__Exercise brief__. Throughout the material, count the lines with the word "varpu" in them, and answer with only the figure.

┌──

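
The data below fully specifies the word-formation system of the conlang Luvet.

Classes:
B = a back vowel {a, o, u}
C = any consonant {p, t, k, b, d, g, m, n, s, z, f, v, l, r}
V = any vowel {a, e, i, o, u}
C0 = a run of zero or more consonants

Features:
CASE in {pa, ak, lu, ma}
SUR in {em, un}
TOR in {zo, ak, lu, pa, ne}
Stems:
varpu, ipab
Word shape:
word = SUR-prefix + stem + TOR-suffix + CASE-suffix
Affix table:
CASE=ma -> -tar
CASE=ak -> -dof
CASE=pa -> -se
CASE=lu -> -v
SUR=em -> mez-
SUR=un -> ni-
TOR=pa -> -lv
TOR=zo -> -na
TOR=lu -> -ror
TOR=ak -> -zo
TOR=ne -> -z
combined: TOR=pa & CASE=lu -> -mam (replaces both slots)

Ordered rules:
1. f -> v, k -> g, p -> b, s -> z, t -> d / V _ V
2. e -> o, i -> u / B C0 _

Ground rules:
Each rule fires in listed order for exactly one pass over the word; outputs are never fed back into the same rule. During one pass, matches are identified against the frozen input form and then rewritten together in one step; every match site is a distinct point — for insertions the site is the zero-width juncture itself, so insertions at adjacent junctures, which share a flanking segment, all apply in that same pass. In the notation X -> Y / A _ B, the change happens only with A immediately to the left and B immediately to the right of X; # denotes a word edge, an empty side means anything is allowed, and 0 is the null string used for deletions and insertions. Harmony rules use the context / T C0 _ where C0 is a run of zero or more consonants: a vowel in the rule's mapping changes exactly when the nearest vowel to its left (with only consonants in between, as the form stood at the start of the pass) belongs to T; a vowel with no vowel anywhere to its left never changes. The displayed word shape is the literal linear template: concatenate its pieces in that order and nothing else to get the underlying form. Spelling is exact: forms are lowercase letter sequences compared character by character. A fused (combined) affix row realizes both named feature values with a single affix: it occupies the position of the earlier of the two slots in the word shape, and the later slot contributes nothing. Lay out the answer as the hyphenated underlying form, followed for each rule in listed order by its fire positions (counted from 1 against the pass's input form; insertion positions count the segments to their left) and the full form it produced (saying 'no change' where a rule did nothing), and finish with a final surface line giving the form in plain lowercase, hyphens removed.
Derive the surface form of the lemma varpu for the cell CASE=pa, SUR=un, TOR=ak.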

└──

__Response below__. 2